▶
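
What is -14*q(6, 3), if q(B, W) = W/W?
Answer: -14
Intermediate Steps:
q(B, W) = 1
-14*q(6, 3) = -14*1 = -14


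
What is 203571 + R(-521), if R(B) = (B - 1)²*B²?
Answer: 73963533015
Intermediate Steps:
R(B) = B²*(-1 + B)² (R(B) = (-1 + B)²*B² = B²*(-1 + B)²)
203571 + R(-521) = 203571 + (-521)²*(-1 - 521)² = 203571 + 271441*(-522)² = 203571 + 271441*272484 = 203571 + 73963329444 = 73963533015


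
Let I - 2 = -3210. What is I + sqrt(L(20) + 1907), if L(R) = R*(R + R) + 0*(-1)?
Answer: -3208 + sqrt(2707) ≈ -3156.0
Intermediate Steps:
L(R) = 2*R**2 (L(R) = R*(2*R) + 0 = 2*R**2 + 0 = 2*R**2)
I = -3208 (I = 2 - 3210 = -3208)
I + sqrt(L(20) + 1907) = -3208 + sqrt(2*20**2 + 1907) = -3208 + sqrt(2*400 + 1907) = -3208 + sqrt(800 + 1907) = -3208 + sqrt(2707)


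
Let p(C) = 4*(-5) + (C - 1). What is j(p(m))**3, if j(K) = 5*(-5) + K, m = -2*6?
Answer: -195112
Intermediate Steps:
m = -12
p(C) = -21 + C (p(C) = -20 + (-1 + C) = -21 + C)
j(K) = -25 + K
j(p(m))**3 = (-25 + (-21 - 12))**3 = (-25 - 33)**3 = (-58)**3 = -195112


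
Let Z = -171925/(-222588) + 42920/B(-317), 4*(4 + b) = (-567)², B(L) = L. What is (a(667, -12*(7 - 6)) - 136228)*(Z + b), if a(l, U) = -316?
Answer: -193254702402524512/17640099 ≈ -1.0955e+10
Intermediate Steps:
b = 321473/4 (b = -4 + (¼)*(-567)² = -4 + (¼)*321489 = -4 + 321489/4 = 321473/4 ≈ 80368.)
Z = -9498976735/70560396 (Z = -171925/(-222588) + 42920/(-317) = -171925*(-1/222588) + 42920*(-1/317) = 171925/222588 - 42920/317 = -9498976735/70560396 ≈ -134.62)
(a(667, -12*(7 - 6)) - 136228)*(Z + b) = (-316 - 136228)*(-9498976735/70560396 + 321473/4) = -136544*1415329142273/17640099 = -193254702402524512/17640099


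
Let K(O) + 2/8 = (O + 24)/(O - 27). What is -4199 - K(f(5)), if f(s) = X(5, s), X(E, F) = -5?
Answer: -134341/32 ≈ -4198.2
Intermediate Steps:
f(s) = -5
K(O) = -1/4 + (24 + O)/(-27 + O) (K(O) = -1/4 + (O + 24)/(O - 27) = -1/4 + (24 + O)/(-27 + O))
-4199 - K(f(5)) = -4199 - 3*(41 - 5)/(4*(-27 - 5)) = -4199 - 3*36/(4*(-32)) = -4199 - 3*(-1)*36/(4*32) = -4199 - 1*(-27/32) = -4199 + 27/32 = -134341/32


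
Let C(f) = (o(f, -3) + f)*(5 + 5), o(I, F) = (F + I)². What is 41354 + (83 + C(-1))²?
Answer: 95643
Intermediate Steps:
C(f) = 10*f + 10*(-3 + f)² (C(f) = ((-3 + f)² + f)*(5 + 5) = (f + (-3 + f)²)*10 = 10*f + 10*(-3 + f)²)
41354 + (83 + C(-1))² = 41354 + (83 + (10*(-1) + 10*(-3 - 1)²))² = 41354 + (83 + (-10 + 10*(-4)²))² = 41354 + (83 + (-10 + 10*16))² = 41354 + (83 + (-10 + 160))² = 41354 + (83 + 150)² = 41354 + 233² = 41354 + 54289 = 95643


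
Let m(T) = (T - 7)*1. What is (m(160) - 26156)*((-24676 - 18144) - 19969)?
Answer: 1632702367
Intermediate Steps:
m(T) = -7 + T (m(T) = (-7 + T)*1 = -7 + T)
(m(160) - 26156)*((-24676 - 18144) - 19969) = ((-7 + 160) - 26156)*((-24676 - 18144) - 19969) = (153 - 26156)*(-42820 - 19969) = -26003*(-62789) = 1632702367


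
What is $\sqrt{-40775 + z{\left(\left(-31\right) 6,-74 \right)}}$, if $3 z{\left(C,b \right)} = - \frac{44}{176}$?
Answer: $\frac{67 i \sqrt{327}}{6} \approx 201.93 i$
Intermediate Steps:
$z{\left(C,b \right)} = - \frac{1}{12}$ ($z{\left(C,b \right)} = \frac{\left(-44\right) \frac{1}{176}}{3} = \frac{1}{3} \left(- \frac{1}{4}\right) = - \frac{1}{12}$)
$\sqrt{-40775 + z{\left(\left(-31\right) 6,-74 \right)}} = \sqrt{-40775 - \frac{1}{12}} = \sqrt{- \frac{489301}{12}} = \frac{67 i \sqrt{327}}{6}$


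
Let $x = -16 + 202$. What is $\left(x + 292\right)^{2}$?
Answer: $228484$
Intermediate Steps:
$x = 186$
$\left(x + 292\right)^{2} = \left(186 + 292\right)^{2} = 478^{2} = 228484$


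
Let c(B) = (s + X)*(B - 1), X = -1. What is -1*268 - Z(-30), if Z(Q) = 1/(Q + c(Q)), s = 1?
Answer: -8039/30 ≈ -267.97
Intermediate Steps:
c(B) = 0 (c(B) = (1 - 1)*(B - 1) = 0*(-1 + B) = 0)
Z(Q) = 1/Q (Z(Q) = 1/(Q + 0) = 1/Q)
-1*268 - Z(-30) = -1*268 - 1/(-30) = -268 - 1*(-1/30) = -268 + 1/30 = -8039/30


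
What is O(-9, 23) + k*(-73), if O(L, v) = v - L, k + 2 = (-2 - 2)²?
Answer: -990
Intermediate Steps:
k = 14 (k = -2 + (-2 - 2)² = -2 + (-4)² = -2 + 16 = 14)
O(-9, 23) + k*(-73) = (23 - 1*(-9)) + 14*(-73) = (23 + 9) - 1022 = 32 - 1022 = -990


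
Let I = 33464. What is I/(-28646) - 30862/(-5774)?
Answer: 172712929/41350501 ≈ 4.1768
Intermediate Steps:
I/(-28646) - 30862/(-5774) = 33464/(-28646) - 30862/(-5774) = 33464*(-1/28646) - 30862*(-1/5774) = -16732/14323 + 15431/2887 = 172712929/41350501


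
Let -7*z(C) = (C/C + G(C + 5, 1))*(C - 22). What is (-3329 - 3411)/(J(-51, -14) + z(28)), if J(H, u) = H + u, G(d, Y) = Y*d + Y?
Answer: 1348/19 ≈ 70.947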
◀
## EXERCISE DIRECTIONS
Each record needs to be given again exactly.

## EXERCISE ANSWER
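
What is -14*q(6, 3), if q(B, W) = W/W?
Answer: -14
Intermediate Steps:
q(B, W) = 1
-14*q(6, 3) = -14*1 = -14


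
What is 203571 + R(-521), if R(B) = (B - 1)²*B²?
Answer: 73963533015
Intermediate Steps:
R(B) = B²*(-1 + B)² (R(B) = (-1 + B)²*B² = B²*(-1 + B)²)
203571 + R(-521) = 203571 + (-521)²*(-1 - 521)² = 203571 + 271441*(-522)² = 203571 + 271441*272484 = 203571 + 73963329444 = 73963533015


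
Let I - 2 = -3210. What is I + sqrt(L(20) + 1907), if L(R) = R*(R + R) + 0*(-1)?
Answer: -3208 + sqrt(2707) ≈ -3156.0
Intermediate Steps:
L(R) = 2*R**2 (L(R) = R*(2*R) + 0 = 2*R**2 + 0 = 2*R**2)
I = -3208 (I = 2 - 3210 = -3208)
I + sqrt(L(20) + 1907) = -3208 + sqrt(2*20**2 + 1907) = -3208 + sqrt(2*400 + 1907) = -3208 + sqrt(800 + 1907) = -3208 + sqrt(2707)


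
Let p(C) = 4*(-5) + (C - 1). What is j(p(m))**3, if j(K) = 5*(-5) + K, m = -2*6?
Answer: -195112
Intermediate Steps:
m = -12
p(C) = -21 + C (p(C) = -20 + (-1 + C) = -21 + C)
j(K) = -25 + K
j(p(m))**3 = (-25 + (-21 - 12))**3 = (-25 - 33)**3 = (-58)**3 = -195112


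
Let Z = -171925/(-222588) + 42920/B(-317), 4*(4 + b) = (-567)², B(L) = L. What is (a(667, -12*(7 - 6)) - 136228)*(Z + b), if a(l, U) = -316?
Answer: -193254702402524512/17640099 ≈ -1.0955e+10
Intermediate Steps:
b = 321473/4 (b = -4 + (¼)*(-567)² = -4 + (¼)*321489 = -4 + 321489/4 = 321473/4 ≈ 80368.)
Z = -9498976735/70560396 (Z = -171925/(-222588) + 42920/(-317) = -171925*(-1/222588) + 42920*(-1/317) = 171925/222588 - 42920/317 = -9498976735/70560396 ≈ -134.62)
(a(667, -12*(7 - 6)) - 136228)*(Z + b) = (-316 - 136228)*(-9498976735/70560396 + 321473/4) = -136544*1415329142273/17640099 = -193254702402524512/17640099


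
Let K(O) + 2/8 = (O + 24)/(O - 27). What is -4199 - K(f(5)), if f(s) = X(5, s), X(E, F) = -5?
Answer: -134341/32 ≈ -4198.2
Intermediate Steps:
f(s) = -5
K(O) = -1/4 + (24 + O)/(-27 + O) (K(O) = -1/4 + (O + 24)/(O - 27) = -1/4 + (24 + O)/(-27 + O))
-4199 - K(f(5)) = -4199 - 3*(41 - 5)/(4*(-27 - 5)) = -4199 - 3*36/(4*(-32)) = -4199 - 3*(-1)*36/(4*32) = -4199 - 1*(-27/32) = -4199 + 27/32 = -134341/32


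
Let C(f) = (o(f, -3) + f)*(5 + 5), o(I, F) = (F + I)². What is 41354 + (83 + C(-1))²?
Answer: 95643
Intermediate Steps:
C(f) = 10*f + 10*(-3 + f)² (C(f) = ((-3 + f)² + f)*(5 + 5) = (f + (-3 + f)²)*10 = 10*f + 10*(-3 + f)²)
41354 + (83 + C(-1))² = 41354 + (83 + (10*(-1) + 10*(-3 - 1)²))² = 41354 + (83 + (-10 + 10*(-4)²))² = 41354 + (83 + (-10 + 10*16))² = 41354 + (83 + (-10 + 160))² = 41354 + (83 + 150)² = 41354 + 233² = 41354 + 54289 = 95643


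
Let m(T) = (T - 7)*1. What is (m(160) - 26156)*((-24676 - 18144) - 19969)?
Answer: 1632702367
Intermediate Steps:
m(T) = -7 + T (m(T) = (-7 + T)*1 = -7 + T)
(m(160) - 26156)*((-24676 - 18144) - 19969) = ((-7 + 160) - 26156)*((-24676 - 18144) - 19969) = (153 - 26156)*(-42820 - 19969) = -26003*(-62789) = 1632702367


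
What is $\sqrt{-40775 + z{\left(\left(-31\right) 6,-74 \right)}}$, if $3 z{\left(C,b \right)} = - \frac{44}{176}$?
Answer: $\frac{67 i \sqrt{327}}{6} \approx 201.93 i$
Intermediate Steps:
$z{\left(C,b \right)} = - \frac{1}{12}$ ($z{\left(C,b \right)} = \frac{\left(-44\right) \frac{1}{176}}{3} = \frac{1}{3} \left(- \frac{1}{4}\right) = - \frac{1}{12}$)
$\sqrt{-40775 + z{\left(\left(-31\right) 6,-74 \right)}} = \sqrt{-40775 - \frac{1}{12}} = \sqrt{- \frac{489301}{12}} = \frac{67 i \sqrt{327}}{6}$


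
Let $x = -16 + 202$. What is $\left(x + 292\right)^{2}$?
Answer: $228484$
Intermediate Steps:
$x = 186$
$\left(x + 292\right)^{2} = \left(186 + 292\right)^{2} = 478^{2} = 228484$


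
Let c(B) = (s + X)*(B - 1), X = -1. What is -1*268 - Z(-30), if Z(Q) = 1/(Q + c(Q)), s = 1?
Answer: -8039/30 ≈ -267.97
Intermediate Steps:
c(B) = 0 (c(B) = (1 - 1)*(B - 1) = 0*(-1 + B) = 0)
Z(Q) = 1/Q (Z(Q) = 1/(Q + 0) = 1/Q)
-1*268 - Z(-30) = -1*268 - 1/(-30) = -268 - 1*(-1/30) = -268 + 1/30 = -8039/30


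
What is O(-9, 23) + k*(-73), if O(L, v) = v - L, k + 2 = (-2 - 2)²?
Answer: -990
Intermediate Steps:
k = 14 (k = -2 + (-2 - 2)² = -2 + (-4)² = -2 + 16 = 14)
O(-9, 23) + k*(-73) = (23 - 1*(-9)) + 14*(-73) = (23 + 9) - 1022 = 32 - 1022 = -990


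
Let I = 33464. What is I/(-28646) - 30862/(-5774)?
Answer: 172712929/41350501 ≈ 4.1768
Intermediate Steps:
I/(-28646) - 30862/(-5774) = 33464/(-28646) - 30862/(-5774) = 33464*(-1/28646) - 30862*(-1/5774) = -16732/14323 + 15431/2887 = 172712929/41350501


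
Let -7*z(C) = (C/C + G(C + 5, 1))*(C - 22). What is (-3329 - 3411)/(J(-51, -14) + z(28)), if J(H, u) = H + u, G(d, Y) = Y*d + Y?
Answer: 1348/19 ≈ 70.947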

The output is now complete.